Provided records:
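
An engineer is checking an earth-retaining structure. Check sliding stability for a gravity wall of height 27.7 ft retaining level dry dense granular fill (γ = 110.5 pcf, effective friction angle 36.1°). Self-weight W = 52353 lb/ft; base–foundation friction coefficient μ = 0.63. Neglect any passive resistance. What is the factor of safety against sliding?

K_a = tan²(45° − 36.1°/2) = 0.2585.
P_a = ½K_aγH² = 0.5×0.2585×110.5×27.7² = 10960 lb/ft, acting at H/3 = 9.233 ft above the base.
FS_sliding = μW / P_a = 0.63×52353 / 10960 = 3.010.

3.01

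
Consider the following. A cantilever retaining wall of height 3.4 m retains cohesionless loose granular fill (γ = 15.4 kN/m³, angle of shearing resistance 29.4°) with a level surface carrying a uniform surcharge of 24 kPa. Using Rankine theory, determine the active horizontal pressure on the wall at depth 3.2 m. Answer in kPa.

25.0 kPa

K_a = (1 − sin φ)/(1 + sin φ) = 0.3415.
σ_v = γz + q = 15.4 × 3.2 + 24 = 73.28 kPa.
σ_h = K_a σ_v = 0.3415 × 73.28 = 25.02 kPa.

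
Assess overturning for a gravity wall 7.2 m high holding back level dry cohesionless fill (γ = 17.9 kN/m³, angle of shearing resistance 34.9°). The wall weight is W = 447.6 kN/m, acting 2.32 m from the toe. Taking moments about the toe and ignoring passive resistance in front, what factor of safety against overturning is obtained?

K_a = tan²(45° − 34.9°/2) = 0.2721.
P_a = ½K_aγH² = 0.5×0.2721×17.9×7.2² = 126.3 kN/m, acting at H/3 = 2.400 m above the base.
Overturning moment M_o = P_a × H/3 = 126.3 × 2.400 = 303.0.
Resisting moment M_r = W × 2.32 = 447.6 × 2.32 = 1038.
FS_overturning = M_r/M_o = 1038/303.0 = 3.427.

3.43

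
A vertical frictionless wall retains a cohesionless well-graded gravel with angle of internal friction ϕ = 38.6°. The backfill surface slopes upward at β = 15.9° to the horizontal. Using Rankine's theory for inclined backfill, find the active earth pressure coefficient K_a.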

---

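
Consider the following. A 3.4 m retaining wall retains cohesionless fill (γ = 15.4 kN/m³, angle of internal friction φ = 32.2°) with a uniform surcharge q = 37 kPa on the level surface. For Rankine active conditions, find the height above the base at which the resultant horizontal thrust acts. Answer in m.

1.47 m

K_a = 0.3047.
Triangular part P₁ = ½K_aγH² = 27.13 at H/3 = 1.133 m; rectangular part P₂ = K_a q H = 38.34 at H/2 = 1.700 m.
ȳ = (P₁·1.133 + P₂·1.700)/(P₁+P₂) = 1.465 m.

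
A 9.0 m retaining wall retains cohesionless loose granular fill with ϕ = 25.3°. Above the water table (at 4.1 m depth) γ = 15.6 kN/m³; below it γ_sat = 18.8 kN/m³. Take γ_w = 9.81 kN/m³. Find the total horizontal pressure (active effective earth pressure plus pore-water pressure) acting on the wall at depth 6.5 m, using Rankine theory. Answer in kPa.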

---

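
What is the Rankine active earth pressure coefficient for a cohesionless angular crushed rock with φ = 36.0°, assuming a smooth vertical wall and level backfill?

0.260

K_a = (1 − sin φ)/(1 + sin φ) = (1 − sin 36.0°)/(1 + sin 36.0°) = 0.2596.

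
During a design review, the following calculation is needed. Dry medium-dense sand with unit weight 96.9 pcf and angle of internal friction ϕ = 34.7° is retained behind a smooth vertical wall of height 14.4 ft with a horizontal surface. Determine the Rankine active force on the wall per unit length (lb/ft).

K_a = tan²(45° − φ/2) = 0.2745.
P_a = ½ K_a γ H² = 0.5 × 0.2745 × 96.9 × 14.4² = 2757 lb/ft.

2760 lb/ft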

Your instructions: Restate word for word the lines in the material above from the one with "Consider the following. A 3.4" to the one with "A 9.0 m retaining"; both of those lines count, and nothing else does.

Output of the task:
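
Consider the following. A 3.4 m retaining wall retains cohesionless fill (γ = 15.4 kN/m³, angle of internal friction φ = 32.2°) with a uniform surcharge q = 37 kPa on the level surface. For Rankine active conditions, find the height above the base at which the resultant horizontal thrust acts. Answer in m.

1.47 m

K_a = 0.3047.
Triangular part P₁ = ½K_aγH² = 27.13 at H/3 = 1.133 m; rectangular part P₂ = K_a q H = 38.34 at H/2 = 1.700 m.
ȳ = (P₁·1.133 + P₂·1.700)/(P₁+P₂) = 1.465 m.

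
A 9.0 m retaining wall retains cohesionless loose granular fill with ϕ = 25.3°. Above the water table (at 4.1 m depth) γ = 15.6 kN/m³; below it γ_sat = 18.8 kN/m³. Take γ_w = 9.81 kN/m³. Find the total horizontal pressure (active effective earth pressure plus pore-water pressure) acting on the wall at depth 6.5 m, using Rankine theory. Answer in kPa.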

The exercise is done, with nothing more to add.